### Action item
Reproduce word for word, from the entries below, the line with "Let A = 11 - 1*(-48), X", the line with "Answer: -8048/5 ≈ -1609.6", and every line between them, and nothing more.

[Dataset entries]
+++++
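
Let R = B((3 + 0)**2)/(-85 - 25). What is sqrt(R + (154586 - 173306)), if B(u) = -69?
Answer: I*sqrt(226504410)/110 ≈ 136.82*I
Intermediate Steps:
R = 69/110 (R = -69/(-85 - 25) = -69/(-110) = -1/110*(-69) = 69/110 ≈ 0.62727)
sqrt(R + (154586 - 173306)) = sqrt(69/110 + (154586 - 173306)) = sqrt(69/110 - 18720) = sqrt(-2059131/110) = I*sqrt(226504410)/110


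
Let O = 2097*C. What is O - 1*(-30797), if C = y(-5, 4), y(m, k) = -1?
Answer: 28700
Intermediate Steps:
C = -1
O = -2097 (O = 2097*(-1) = -2097)
O - 1*(-30797) = -2097 - 1*(-30797) = -2097 + 30797 = 28700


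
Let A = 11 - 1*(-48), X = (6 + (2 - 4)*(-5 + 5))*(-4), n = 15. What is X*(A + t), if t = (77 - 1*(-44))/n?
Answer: -8048/5 ≈ -1609.6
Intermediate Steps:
X = -24 (X = (6 - 2*0)*(-4) = (6 + 0)*(-4) = 6*(-4) = -24)
t = 121/15 (t = (77 - 1*(-44))/15 = (77 + 44)*(1/15) = 121*(1/15) = 121/15 ≈ 8.0667)
A = 59 (A = 11 + 48 = 59)
X*(A + t) = -24*(59 + 121/15) = -24*1006/15 = -8048/5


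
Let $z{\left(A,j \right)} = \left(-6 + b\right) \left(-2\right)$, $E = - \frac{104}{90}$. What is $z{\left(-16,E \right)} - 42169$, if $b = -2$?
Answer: $-42153$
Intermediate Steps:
$E = - \frac{52}{45}$ ($E = \left(-104\right) \frac{1}{90} = - \frac{52}{45} \approx -1.1556$)
$z{\left(A,j \right)} = 16$ ($z{\left(A,j \right)} = \left(-6 - 2\right) \left(-2\right) = \left(-8\right) \left(-2\right) = 16$)
$z{\left(-16,E \right)} - 42169 = 16 - 42169 = -42153$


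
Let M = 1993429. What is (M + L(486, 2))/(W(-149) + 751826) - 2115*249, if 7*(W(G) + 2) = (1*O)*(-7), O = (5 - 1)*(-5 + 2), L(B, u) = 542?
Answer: -131980385963/250612 ≈ -5.2663e+5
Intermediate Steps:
O = -12 (O = 4*(-3) = -12)
W(G) = 10 (W(G) = -2 + ((1*(-12))*(-7))/7 = -2 + (-12*(-7))/7 = -2 + (⅐)*84 = -2 + 12 = 10)
(M + L(486, 2))/(W(-149) + 751826) - 2115*249 = (1993429 + 542)/(10 + 751826) - 2115*249 = 1993971/751836 - 1*526635 = 1993971*(1/751836) - 526635 = 664657/250612 - 526635 = -131980385963/250612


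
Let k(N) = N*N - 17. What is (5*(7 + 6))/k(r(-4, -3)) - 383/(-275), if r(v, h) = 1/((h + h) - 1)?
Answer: -42863/17600 ≈ -2.4354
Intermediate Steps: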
+++++
### Exercise output
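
Let A = 11 - 1*(-48), X = (6 + (2 - 4)*(-5 + 5))*(-4), n = 15. What is X*(A + t), if t = (77 - 1*(-44))/n?
Answer: -8048/5 ≈ -1609.6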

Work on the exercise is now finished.